*** TASK INPUTS ***
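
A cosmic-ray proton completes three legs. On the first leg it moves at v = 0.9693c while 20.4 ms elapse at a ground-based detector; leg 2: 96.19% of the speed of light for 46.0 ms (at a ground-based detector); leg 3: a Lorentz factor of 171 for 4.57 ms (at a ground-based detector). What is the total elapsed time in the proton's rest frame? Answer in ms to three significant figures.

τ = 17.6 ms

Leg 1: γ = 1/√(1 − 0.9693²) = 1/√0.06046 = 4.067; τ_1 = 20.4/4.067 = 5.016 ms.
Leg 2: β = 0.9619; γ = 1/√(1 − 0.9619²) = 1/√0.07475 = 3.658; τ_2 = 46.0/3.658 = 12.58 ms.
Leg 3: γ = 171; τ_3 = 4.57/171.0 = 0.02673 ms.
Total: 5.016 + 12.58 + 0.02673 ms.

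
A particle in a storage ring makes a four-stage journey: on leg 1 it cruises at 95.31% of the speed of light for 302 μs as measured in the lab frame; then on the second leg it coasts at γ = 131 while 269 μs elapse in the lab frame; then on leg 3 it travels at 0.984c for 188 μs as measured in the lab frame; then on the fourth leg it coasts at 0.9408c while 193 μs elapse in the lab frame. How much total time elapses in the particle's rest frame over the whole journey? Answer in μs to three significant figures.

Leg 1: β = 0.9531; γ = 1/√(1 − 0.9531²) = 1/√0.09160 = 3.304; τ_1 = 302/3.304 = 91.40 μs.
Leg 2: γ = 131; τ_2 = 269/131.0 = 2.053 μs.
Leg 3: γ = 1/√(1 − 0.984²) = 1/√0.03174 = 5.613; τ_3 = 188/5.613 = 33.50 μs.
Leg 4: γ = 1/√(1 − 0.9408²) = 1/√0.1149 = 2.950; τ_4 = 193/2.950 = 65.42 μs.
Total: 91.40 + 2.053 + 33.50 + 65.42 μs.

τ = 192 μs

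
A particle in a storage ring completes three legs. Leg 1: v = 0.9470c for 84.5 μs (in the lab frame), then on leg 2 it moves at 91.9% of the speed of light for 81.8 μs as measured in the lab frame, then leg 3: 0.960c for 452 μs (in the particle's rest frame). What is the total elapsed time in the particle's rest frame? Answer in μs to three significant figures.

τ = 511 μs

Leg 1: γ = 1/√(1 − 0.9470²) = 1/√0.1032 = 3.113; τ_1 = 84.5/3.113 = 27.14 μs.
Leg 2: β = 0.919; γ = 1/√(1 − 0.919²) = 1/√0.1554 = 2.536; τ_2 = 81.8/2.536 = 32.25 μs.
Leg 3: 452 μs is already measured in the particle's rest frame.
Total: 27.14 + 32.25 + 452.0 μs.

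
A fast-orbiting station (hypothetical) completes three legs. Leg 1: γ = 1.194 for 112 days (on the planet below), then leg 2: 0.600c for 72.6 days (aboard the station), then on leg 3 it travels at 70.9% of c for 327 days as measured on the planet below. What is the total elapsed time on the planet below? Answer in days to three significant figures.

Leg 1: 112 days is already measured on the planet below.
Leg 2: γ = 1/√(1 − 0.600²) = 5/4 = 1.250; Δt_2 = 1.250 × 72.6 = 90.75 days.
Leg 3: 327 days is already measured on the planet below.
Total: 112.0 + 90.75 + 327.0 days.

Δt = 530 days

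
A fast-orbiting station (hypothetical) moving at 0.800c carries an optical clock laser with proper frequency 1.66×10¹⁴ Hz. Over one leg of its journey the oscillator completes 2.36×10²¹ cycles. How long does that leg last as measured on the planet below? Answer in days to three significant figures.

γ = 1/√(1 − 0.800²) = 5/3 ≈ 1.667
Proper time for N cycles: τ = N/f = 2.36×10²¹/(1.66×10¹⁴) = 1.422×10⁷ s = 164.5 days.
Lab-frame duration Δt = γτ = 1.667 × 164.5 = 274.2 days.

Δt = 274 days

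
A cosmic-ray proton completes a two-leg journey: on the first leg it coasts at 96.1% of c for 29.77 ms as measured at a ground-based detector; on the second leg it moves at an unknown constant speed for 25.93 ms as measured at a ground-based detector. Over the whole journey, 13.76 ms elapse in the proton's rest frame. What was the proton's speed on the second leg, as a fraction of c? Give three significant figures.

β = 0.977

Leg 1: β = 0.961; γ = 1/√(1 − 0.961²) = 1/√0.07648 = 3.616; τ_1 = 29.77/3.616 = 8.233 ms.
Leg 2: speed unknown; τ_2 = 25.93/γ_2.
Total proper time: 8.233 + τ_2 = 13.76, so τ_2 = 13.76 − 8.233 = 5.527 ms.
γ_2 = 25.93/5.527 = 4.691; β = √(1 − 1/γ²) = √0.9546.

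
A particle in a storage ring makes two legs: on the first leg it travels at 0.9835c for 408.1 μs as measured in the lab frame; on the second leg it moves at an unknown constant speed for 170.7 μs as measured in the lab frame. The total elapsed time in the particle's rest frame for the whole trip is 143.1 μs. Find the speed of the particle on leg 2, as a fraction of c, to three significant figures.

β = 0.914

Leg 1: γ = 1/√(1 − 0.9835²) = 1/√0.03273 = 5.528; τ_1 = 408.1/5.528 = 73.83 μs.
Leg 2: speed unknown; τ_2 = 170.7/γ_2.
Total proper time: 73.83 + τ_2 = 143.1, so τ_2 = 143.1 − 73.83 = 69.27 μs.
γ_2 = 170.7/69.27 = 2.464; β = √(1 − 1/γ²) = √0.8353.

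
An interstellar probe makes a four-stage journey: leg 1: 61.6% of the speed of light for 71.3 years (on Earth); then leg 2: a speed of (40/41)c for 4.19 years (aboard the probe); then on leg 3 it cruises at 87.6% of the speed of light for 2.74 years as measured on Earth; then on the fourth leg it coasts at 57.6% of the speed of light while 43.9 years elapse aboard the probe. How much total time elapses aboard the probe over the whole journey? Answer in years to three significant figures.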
*** End of TASK INPUTS ***
→ INSTRUCTIONS FOR THE TASK
With no line skipped, repeat the records exactly.

→ RESPONSE BELOW
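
A cosmic-ray proton completes three legs. On the first leg it moves at v = 0.9693c while 20.4 ms elapse at a ground-based detector; leg 2: 96.19% of the speed of light for 46.0 ms (at a ground-based detector); leg 3: a Lorentz factor of 171 for 4.57 ms (at a ground-based detector). What is the total elapsed time in the proton's rest frame? Answer in ms to three significant figures.

τ = 17.6 ms

Leg 1: γ = 1/√(1 − 0.9693²) = 1/√0.06046 = 4.067; τ_1 = 20.4/4.067 = 5.016 ms.
Leg 2: β = 0.9619; γ = 1/√(1 − 0.9619²) = 1/√0.07475 = 3.658; τ_2 = 46.0/3.658 = 12.58 ms.
Leg 3: γ = 171; τ_3 = 4.57/171.0 = 0.02673 ms.
Total: 5.016 + 12.58 + 0.02673 ms.

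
A particle in a storage ring makes a four-stage journey: on leg 1 it cruises at 95.31% of the speed of light for 302 μs as measured in the lab frame; then on the second leg it coasts at γ = 131 while 269 μs elapse in the lab frame; then on leg 3 it travels at 0.984c for 188 μs as measured in the lab frame; then on the fourth leg it coasts at 0.9408c while 193 μs elapse in the lab frame. How much total time elapses in the particle's rest frame over the whole journey? Answer in μs to three significant figures.

Leg 1: β = 0.9531; γ = 1/√(1 − 0.9531²) = 1/√0.09160 = 3.304; τ_1 = 302/3.304 = 91.40 μs.
Leg 2: γ = 131; τ_2 = 269/131.0 = 2.053 μs.
Leg 3: γ = 1/√(1 − 0.984²) = 1/√0.03174 = 5.613; τ_3 = 188/5.613 = 33.50 μs.
Leg 4: γ = 1/√(1 − 0.9408²) = 1/√0.1149 = 2.950; τ_4 = 193/2.950 = 65.42 μs.
Total: 91.40 + 2.053 + 33.50 + 65.42 μs.

τ = 192 μs

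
A particle in a storage ring completes three legs. Leg 1: v = 0.9470c for 84.5 μs (in the lab frame), then on leg 2 it moves at 91.9% of the speed of light for 81.8 μs as measured in the lab frame, then leg 3: 0.960c for 452 μs (in the particle's rest frame). What is the total elapsed time in the particle's rest frame? Answer in μs to three significant figures.

τ = 511 μs

Leg 1: γ = 1/√(1 − 0.9470²) = 1/√0.1032 = 3.113; τ_1 = 84.5/3.113 = 27.14 μs.
Leg 2: β = 0.919; γ = 1/√(1 − 0.919²) = 1/√0.1554 = 2.536; τ_2 = 81.8/2.536 = 32.25 μs.
Leg 3: 452 μs is already measured in the particle's rest frame.
Total: 27.14 + 32.25 + 452.0 μs.

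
A fast-orbiting station (hypothetical) completes three legs. Leg 1: γ = 1.194 for 112 days (on the planet below), then leg 2: 0.600c for 72.6 days (aboard the station), then on leg 3 it travels at 70.9% of c for 327 days as measured on the planet below. What is the total elapsed time on the planet below? Answer in days to three significant figures.

Leg 1: 112 days is already measured on the planet below.
Leg 2: γ = 1/√(1 − 0.600²) = 5/4 = 1.250; Δt_2 = 1.250 × 72.6 = 90.75 days.
Leg 3: 327 days is already measured on the planet below.
Total: 112.0 + 90.75 + 327.0 days.

Δt = 530 days

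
A fast-orbiting station (hypothetical) moving at 0.800c carries an optical clock laser with proper frequency 1.66×10¹⁴ Hz. Over one leg of its journey the oscillator completes 2.36×10²¹ cycles. How long does that leg last as measured on the planet below? Answer in days to three significant figures.

γ = 1/√(1 − 0.800²) = 5/3 ≈ 1.667
Proper time for N cycles: τ = N/f = 2.36×10²¹/(1.66×10¹⁴) = 1.422×10⁷ s = 164.5 days.
Lab-frame duration Δt = γτ = 1.667 × 164.5 = 274.2 days.

Δt = 274 days

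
A cosmic-ray proton completes a two-leg journey: on the first leg it coasts at 96.1% of c for 29.77 ms as measured at a ground-based detector; on the second leg it moves at an unknown constant speed for 25.93 ms as measured at a ground-based detector. Over the whole journey, 13.76 ms elapse in the proton's rest frame. What was the proton's speed on the second leg, as a fraction of c? Give three significant figures.

β = 0.977

Leg 1: β = 0.961; γ = 1/√(1 − 0.961²) = 1/√0.07648 = 3.616; τ_1 = 29.77/3.616 = 8.233 ms.
Leg 2: speed unknown; τ_2 = 25.93/γ_2.
Total proper time: 8.233 + τ_2 = 13.76, so τ_2 = 13.76 − 8.233 = 5.527 ms.
γ_2 = 25.93/5.527 = 4.691; β = √(1 − 1/γ²) = √0.9546.

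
A particle in a storage ring makes two legs: on the first leg it travels at 0.9835c for 408.1 μs as measured in the lab frame; on the second leg it moves at an unknown constant speed for 170.7 μs as measured in the lab frame. The total elapsed time in the particle's rest frame for the whole trip is 143.1 μs. Find the speed of the particle on leg 2, as a fraction of c, to three significant figures.

β = 0.914

Leg 1: γ = 1/√(1 − 0.9835²) = 1/√0.03273 = 5.528; τ_1 = 408.1/5.528 = 73.83 μs.
Leg 2: speed unknown; τ_2 = 170.7/γ_2.
Total proper time: 73.83 + τ_2 = 143.1, so τ_2 = 143.1 − 73.83 = 69.27 μs.
γ_2 = 170.7/69.27 = 2.464; β = √(1 − 1/γ²) = √0.8353.

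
An interstellar probe makes a four-stage journey: leg 1: 61.6% of the speed of light for 71.3 years (on Earth); then leg 2: a speed of (40/41)c for 4.19 years (aboard the probe); then on leg 3 it cruises at 87.6% of the speed of light for 2.74 years as measured on Earth; then on the fourth leg it coasts at 57.6% of the speed of light while 43.9 years elapse aboard the probe. How much total time elapses aboard the probe over the whole journey? Answer in years to three significant figures.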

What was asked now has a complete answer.